## Aim of the exercise
Find every line of the records that has "owns" and return it.

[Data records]

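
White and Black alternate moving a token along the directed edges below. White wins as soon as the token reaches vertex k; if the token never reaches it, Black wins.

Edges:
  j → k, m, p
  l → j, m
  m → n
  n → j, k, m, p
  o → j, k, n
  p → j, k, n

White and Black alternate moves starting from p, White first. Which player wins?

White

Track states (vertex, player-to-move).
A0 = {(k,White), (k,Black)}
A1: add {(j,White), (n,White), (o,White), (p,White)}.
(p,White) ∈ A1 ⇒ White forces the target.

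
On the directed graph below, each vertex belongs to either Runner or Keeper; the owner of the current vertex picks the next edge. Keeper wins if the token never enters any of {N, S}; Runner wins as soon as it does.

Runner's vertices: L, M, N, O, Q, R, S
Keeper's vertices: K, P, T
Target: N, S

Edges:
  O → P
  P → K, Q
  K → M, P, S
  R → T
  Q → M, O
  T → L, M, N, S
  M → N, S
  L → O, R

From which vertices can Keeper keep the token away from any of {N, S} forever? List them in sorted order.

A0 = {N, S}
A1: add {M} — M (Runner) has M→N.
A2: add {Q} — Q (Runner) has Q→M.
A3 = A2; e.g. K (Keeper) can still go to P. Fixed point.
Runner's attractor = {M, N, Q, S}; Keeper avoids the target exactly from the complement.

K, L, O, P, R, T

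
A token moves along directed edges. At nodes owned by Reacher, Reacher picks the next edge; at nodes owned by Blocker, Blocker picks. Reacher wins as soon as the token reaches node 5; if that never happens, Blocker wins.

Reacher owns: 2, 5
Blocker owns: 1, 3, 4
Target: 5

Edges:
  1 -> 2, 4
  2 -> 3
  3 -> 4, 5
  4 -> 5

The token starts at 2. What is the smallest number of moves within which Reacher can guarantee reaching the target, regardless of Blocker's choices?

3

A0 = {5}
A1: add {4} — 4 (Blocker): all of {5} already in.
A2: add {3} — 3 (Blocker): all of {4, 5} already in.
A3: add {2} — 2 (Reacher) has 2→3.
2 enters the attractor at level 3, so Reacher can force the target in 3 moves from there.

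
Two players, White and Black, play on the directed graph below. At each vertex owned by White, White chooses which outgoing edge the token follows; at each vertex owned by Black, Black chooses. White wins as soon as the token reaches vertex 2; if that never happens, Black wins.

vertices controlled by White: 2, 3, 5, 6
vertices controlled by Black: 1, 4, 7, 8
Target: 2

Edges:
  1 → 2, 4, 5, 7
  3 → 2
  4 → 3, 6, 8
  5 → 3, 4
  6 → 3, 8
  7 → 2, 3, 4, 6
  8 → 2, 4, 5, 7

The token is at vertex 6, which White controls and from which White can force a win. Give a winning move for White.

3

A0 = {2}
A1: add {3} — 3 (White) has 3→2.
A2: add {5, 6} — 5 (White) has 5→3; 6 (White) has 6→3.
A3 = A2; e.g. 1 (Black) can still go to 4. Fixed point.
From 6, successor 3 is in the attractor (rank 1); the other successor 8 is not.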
---
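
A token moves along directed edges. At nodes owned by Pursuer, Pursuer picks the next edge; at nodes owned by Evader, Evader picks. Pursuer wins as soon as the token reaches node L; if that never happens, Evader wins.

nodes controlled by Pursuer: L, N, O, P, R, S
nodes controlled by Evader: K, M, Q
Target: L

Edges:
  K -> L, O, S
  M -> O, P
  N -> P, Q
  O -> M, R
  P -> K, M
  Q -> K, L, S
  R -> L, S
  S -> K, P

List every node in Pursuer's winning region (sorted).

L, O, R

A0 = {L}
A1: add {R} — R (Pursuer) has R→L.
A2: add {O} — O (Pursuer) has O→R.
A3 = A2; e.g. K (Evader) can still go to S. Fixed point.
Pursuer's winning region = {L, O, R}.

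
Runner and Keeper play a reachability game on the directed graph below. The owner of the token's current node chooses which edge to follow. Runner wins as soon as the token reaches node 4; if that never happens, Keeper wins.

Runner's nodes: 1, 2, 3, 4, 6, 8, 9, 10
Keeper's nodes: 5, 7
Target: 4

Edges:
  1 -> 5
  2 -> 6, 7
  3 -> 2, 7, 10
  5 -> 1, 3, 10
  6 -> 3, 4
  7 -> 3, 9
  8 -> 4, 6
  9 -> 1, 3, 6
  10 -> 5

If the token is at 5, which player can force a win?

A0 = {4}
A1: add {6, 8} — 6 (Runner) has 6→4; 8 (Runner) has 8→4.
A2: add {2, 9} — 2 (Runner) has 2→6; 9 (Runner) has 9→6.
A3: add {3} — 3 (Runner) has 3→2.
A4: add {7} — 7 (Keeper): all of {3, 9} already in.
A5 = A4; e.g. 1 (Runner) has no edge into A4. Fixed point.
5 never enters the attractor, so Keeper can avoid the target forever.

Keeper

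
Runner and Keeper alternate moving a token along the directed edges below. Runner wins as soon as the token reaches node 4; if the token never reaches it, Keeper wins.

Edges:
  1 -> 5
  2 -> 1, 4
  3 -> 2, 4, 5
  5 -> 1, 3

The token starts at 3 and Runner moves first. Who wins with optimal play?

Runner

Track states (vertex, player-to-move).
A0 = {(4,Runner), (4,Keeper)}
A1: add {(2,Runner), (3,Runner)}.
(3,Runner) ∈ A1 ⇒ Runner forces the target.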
---
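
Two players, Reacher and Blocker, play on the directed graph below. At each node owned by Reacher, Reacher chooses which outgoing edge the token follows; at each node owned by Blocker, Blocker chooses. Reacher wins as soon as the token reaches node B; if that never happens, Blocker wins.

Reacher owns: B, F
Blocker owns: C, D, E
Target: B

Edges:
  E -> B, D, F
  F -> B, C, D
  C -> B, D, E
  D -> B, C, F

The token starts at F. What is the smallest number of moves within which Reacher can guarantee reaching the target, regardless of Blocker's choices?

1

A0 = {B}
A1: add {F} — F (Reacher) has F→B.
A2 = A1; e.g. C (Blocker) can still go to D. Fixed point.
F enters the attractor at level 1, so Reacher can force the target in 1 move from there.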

## Solution to the exercise
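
Reacher owns: 2, 5
Blocker owns: 1, 3, 4
Reacher owns: B, F
Blocker owns: C, D, E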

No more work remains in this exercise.